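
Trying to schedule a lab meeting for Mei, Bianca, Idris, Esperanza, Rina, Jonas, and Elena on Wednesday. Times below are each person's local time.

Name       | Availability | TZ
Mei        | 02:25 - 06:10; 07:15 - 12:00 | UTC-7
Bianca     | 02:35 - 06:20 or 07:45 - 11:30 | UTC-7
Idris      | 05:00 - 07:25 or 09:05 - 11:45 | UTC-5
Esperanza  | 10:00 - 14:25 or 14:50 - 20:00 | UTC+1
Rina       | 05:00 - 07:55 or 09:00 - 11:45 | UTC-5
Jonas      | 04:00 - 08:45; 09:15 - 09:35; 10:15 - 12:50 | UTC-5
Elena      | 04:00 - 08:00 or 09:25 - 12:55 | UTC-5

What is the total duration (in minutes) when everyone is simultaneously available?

235

Mei in UTC: 09:25-13:10, 14:15-19:00 (add 7h to convert from UTC-7).
Bianca in UTC: 09:35-13:20, 14:45-18:30 (add 7h to convert from UTC-7).
Idris in UTC: 10:00-12:25, 14:05-16:45 (add 5h to convert from UTC-5).
Esperanza in UTC: 09:00-13:25, 13:50-19:00 (subtract 1h to convert from UTC+1).
Rina in UTC: 10:00-12:55, 14:00-16:45 (add 5h to convert from UTC-5).
Jonas in UTC: 09:00-13:45, 14:15-14:35, 15:15-17:50 (add 5h to convert from UTC-5).
Elena in UTC: 09:00-13:00, 14:25-17:55 (add 5h to convert from UTC-5).
Mei ∩ Bianca: 09:35-13:10, 14:45-18:30.
Mei ∩ Bianca ∩ Idris: 10:00-12:25, 14:45-16:45.
Mei ∩ Bianca ∩ Idris ∩ Esperanza: 10:00-12:25, 14:45-16:45.
Mei ∩ Bianca ∩ Idris ∩ Esperanza ∩ Rina: 10:00-12:25, 14:45-16:45.
Mei ∩ Bianca ∩ Idris ∩ Esperanza ∩ Rina ∩ Jonas: 10:00-12:25, 15:15-16:45.
Mei ∩ Bianca ∩ Idris ∩ Esperanza ∩ Rina ∩ Jonas ∩ Elena: 10:00-12:25, 15:15-16:45.
Those are the intersection windows.
Summing the common windows: 145 + 90 = 235 minutes.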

Exercise details:
Please reproduce exactly the lines in the listing above from the one containing "12:00 | UTC-7" through the one containing "12:55 | UTC-5", both included, and nothing more.

Exercise result:
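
Mei        | 02:25 - 06:10; 07:15 - 12:00 | UTC-7
Bianca     | 02:35 - 06:20 or 07:45 - 11:30 | UTC-7
Idris      | 05:00 - 07:25 or 09:05 - 11:45 | UTC-5
Esperanza  | 10:00 - 14:25 or 14:50 - 20:00 | UTC+1
Rina       | 05:00 - 07:55 or 09:00 - 11:45 | UTC-5
Jonas      | 04:00 - 08:45; 09:15 - 09:35; 10:15 - 12:50 | UTC-5
Elena      | 04:00 - 08:00 or 09:25 - 12:55 | UTC-5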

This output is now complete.